PROBLEM DESCRIPTION
All records need to be reproduced exactly. Keep every word as it is.

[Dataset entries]

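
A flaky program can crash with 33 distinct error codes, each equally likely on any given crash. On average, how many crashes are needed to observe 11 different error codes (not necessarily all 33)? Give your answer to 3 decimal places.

With k distinct error codes already seen, the next new one arrives after an expected 33/(33-k) crashes.
Sum over k = 0,...,10: E = 33/33 + 33/32 + 33/31 + ... + 33/24 + 33/23 = 13.1335.

13.134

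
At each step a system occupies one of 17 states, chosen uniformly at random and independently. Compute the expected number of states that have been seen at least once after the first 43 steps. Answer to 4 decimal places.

For each state, P(seen in 43 steps) = 1 - (16/17)^43 = 0.92623.
By linearity of expectation, E[distinct seen] = 17·(1 - (16/17)^43) = 15.74598.

15.7460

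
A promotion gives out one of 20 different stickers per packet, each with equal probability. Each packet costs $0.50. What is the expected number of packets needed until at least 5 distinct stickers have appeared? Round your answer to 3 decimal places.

5.590

Going from k to k+1 distinct takes a geometric number of packets with mean 20/(20-k).
Sum over k = 0,...,4: E = 20/20 + 20/19 + 20/18 + 20/17 + 20/16 = 5.5902.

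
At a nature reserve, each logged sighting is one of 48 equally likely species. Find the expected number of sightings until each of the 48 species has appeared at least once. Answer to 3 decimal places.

214.022

The wait to go from k to k+1 distinct species is geometric with mean 48/(48-k).
E[T] = 48/48 + 48/47 + 48/46 + ... + 48/2 + 48/1 = 48·H_{48}.
H_{48} = 4.4588, so E[T] = 214.0223.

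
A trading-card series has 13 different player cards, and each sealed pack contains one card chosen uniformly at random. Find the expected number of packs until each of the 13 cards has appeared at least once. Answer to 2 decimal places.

The wait to go from k to k+1 distinct cards is geometric with mean 13/(13-k).
E[T] = 13/13 + 13/12 + 13/11 + ... + 13/2 + 13/1 = 13·H_{13}.
H_{13} = 3.180, so E[T] = 41.342.

41.34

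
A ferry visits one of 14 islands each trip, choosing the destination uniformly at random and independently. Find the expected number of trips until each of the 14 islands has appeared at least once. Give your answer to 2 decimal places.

45.52

The wait to go from k to k+1 distinct islands is geometric with mean 14/(14-k).
E[T] = 14/14 + 14/13 + 14/12 + ... + 14/2 + 14/1 = 14·H_{14}.
H_{14} = 3.252, so E[T] = 45.522.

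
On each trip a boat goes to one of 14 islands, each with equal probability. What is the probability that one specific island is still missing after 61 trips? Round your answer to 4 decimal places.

0.0109

Each trip misses the fixed island with probability (14-1)/14 = 13/14, independently.
P(still missing after 61) = (13/14)^61 = 0.01088.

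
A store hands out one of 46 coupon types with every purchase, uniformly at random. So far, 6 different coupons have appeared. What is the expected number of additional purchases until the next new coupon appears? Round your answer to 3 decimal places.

The number of purchases until the next new coupon is geometric with success probability 40/46, so its mean is 46/40.
E = 46/40 = 1.1500.

1.150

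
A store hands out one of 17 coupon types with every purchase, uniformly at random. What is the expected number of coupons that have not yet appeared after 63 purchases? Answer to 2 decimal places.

For each coupon, P(unseen after 63) = (16/17)^63 = 0.022.
By linearity of expectation, E[unseen] = 17·(16/17)^63 = 0.373.

0.37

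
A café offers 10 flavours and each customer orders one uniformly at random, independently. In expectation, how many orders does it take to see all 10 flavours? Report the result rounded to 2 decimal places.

The wait to go from k to k+1 distinct flavours is geometric with mean 10/(10-k).
E[T] = 10/10 + 10/9 + 10/8 + ... + 10/2 + 10/1 = 10·H_{10}.
H_{10} = 2.929, so E[T] = 29.290.

29.29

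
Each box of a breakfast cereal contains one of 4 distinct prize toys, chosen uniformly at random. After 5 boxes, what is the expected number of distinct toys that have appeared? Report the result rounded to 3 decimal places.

3.051

For each toy, P(seen in 5 boxes) = 1 - (3/4)^5 = 0.7627.
By linearity of expectation, E[distinct seen] = 4·(1 - (3/4)^5) = 3.0508.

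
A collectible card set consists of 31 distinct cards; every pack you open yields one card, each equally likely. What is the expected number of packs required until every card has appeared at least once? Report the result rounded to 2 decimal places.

Split into phases: going from k distinct to k+1 distinct takes on average 31/(31-k) packs.
E[T] = 31/31 + 31/30 + 31/29 + ... + 31/2 + 31/1 = 31·H_{31}.
H_{31} = 4.027, so E[T] = 124.845.

124.84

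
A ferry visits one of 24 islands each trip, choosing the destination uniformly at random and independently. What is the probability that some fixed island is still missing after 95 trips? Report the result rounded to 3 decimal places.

On each trip the fixed island fails to appear with probability 23/24.
P(still missing after 95) = (23/24)^95 = 0.0175.

0.018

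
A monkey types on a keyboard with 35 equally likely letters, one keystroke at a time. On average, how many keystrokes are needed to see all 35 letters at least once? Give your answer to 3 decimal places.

145.137

After k distinct letters have appeared, the next keystroke gives a new one with probability (35-k)/35, so the expected wait for the (k+1)-th is 35/(35-k).
E[T] = 35/35 + 35/34 + 35/33 + ... + 35/2 + 35/1 = 35·H_{35}.
H_{35} = 4.1468, so E[T] = 145.1373.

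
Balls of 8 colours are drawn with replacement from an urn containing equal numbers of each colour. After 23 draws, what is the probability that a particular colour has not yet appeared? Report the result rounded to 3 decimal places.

Each draw misses the fixed colour with probability (8-1)/8 = 7/8, independently.
P(still missing after 23) = (7/8)^23 = 0.0464.

0.046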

ANSWER TO THIS EXERCISE
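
A flaky program can crash with 33 distinct error codes, each equally likely on any given crash. On average, how many crashes are needed to observe 11 different error codes (not necessarily all 33)? Give your answer to 3 decimal places.

With k distinct error codes already seen, the next new one arrives after an expected 33/(33-k) crashes.
Sum over k = 0,...,10: E = 33/33 + 33/32 + 33/31 + ... + 33/24 + 33/23 = 13.1335.

13.134

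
At each step a system occupies one of 17 states, chosen uniformly at random and independently. Compute the expected number of states that have been seen at least once after the first 43 steps. Answer to 4 decimal places.

For each state, P(seen in 43 steps) = 1 - (16/17)^43 = 0.92623.
By linearity of expectation, E[distinct seen] = 17·(1 - (16/17)^43) = 15.74598.

15.7460

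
A promotion gives out one of 20 different stickers per packet, each with equal probability. Each packet costs $0.50. What is the expected number of packets needed until at least 5 distinct stickers have appeared? Round your answer to 3 decimal places.

5.590

Going from k to k+1 distinct takes a geometric number of packets with mean 20/(20-k).
Sum over k = 0,...,4: E = 20/20 + 20/19 + 20/18 + 20/17 + 20/16 = 5.5902.

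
At a nature reserve, each logged sighting is one of 48 equally likely species. Find the expected number of sightings until each of the 48 species has appeared at least once. Answer to 3 decimal places.

214.022

The wait to go from k to k+1 distinct species is geometric with mean 48/(48-k).
E[T] = 48/48 + 48/47 + 48/46 + ... + 48/2 + 48/1 = 48·H_{48}.
H_{48} = 4.4588, so E[T] = 214.0223.

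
A trading-card series has 13 different player cards, and each sealed pack contains one card chosen uniformly at random. Find the expected number of packs until each of the 13 cards has appeared at least once. Answer to 2 decimal places.

The wait to go from k to k+1 distinct cards is geometric with mean 13/(13-k).
E[T] = 13/13 + 13/12 + 13/11 + ... + 13/2 + 13/1 = 13·H_{13}.
H_{13} = 3.180, so E[T] = 41.342.

41.34

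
A ferry visits one of 14 islands each trip, choosing the destination uniformly at random and independently. Find the expected number of trips until each of the 14 islands has appeared at least once. Give your answer to 2 decimal places.

45.52

The wait to go from k to k+1 distinct islands is geometric with mean 14/(14-k).
E[T] = 14/14 + 14/13 + 14/12 + ... + 14/2 + 14/1 = 14·H_{14}.
H_{14} = 3.252, so E[T] = 45.522.

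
On each trip a boat goes to one of 14 islands, each with equal probability. What is the probability that one specific island is still missing after 61 trips? Round your answer to 4 decimal places.

0.0109

Each trip misses the fixed island with probability (14-1)/14 = 13/14, independently.
P(still missing after 61) = (13/14)^61 = 0.01088.

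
A store hands out one of 46 coupon types with every purchase, uniformly at random. So far, 6 different coupons have appeared. What is the expected number of additional purchases until the next new coupon appears? Round your answer to 3 decimal places.

The number of purchases until the next new coupon is geometric with success probability 40/46, so its mean is 46/40.
E = 46/40 = 1.1500.

1.150

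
A store hands out one of 17 coupon types with every purchase, uniformly at random. What is the expected number of coupons that have not yet appeared after 63 purchases? Answer to 2 decimal places.

For each coupon, P(unseen after 63) = (16/17)^63 = 0.022.
By linearity of expectation, E[unseen] = 17·(16/17)^63 = 0.373.

0.37

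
A café offers 10 flavours and each customer orders one uniformly at random, independently. In expectation, how many orders does it take to see all 10 flavours? Report the result rounded to 2 decimal places.

The wait to go from k to k+1 distinct flavours is geometric with mean 10/(10-k).
E[T] = 10/10 + 10/9 + 10/8 + ... + 10/2 + 10/1 = 10·H_{10}.
H_{10} = 2.929, so E[T] = 29.290.

29.29

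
Each box of a breakfast cereal contains one of 4 distinct prize toys, chosen uniformly at random. After 5 boxes, what is the expected number of distinct toys that have appeared? Report the result rounded to 3 decimal places.

3.051

For each toy, P(seen in 5 boxes) = 1 - (3/4)^5 = 0.7627.
By linearity of expectation, E[distinct seen] = 4·(1 - (3/4)^5) = 3.0508.

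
A collectible card set consists of 31 distinct cards; every pack you open yields one card, each equally likely. What is the expected number of packs required until every card has appeared at least once? Report the result rounded to 2 decimal places.

Split into phases: going from k distinct to k+1 distinct takes on average 31/(31-k) packs.
E[T] = 31/31 + 31/30 + 31/29 + ... + 31/2 + 31/1 = 31·H_{31}.
H_{31} = 4.027, so E[T] = 124.845.

124.84

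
A ferry visits one of 24 islands each trip, choosing the destination uniformly at random and independently. What is the probability that some fixed island is still missing after 95 trips? Report the result rounded to 3 decimal places.

On each trip the fixed island fails to appear with probability 23/24.
P(still missing after 95) = (23/24)^95 = 0.0175.

0.018

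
A monkey types on a keyboard with 35 equally likely letters, one keystroke at a time. On average, how many keystrokes are needed to see all 35 letters at least once? Give your answer to 3 decimal places.

145.137

After k distinct letters have appeared, the next keystroke gives a new one with probability (35-k)/35, so the expected wait for the (k+1)-th is 35/(35-k).
E[T] = 35/35 + 35/34 + 35/33 + ... + 35/2 + 35/1 = 35·H_{35}.
H_{35} = 4.1468, so E[T] = 145.1373.

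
Balls of 8 colours are drawn with replacement from an urn containing equal numbers of each colour. After 23 draws, what is the probability that a particular colour has not yet appeared? Report the result rounded to 3 decimal places.

Each draw misses the fixed colour with probability (8-1)/8 = 7/8, independently.
P(still missing after 23) = (7/8)^23 = 0.0464.

0.046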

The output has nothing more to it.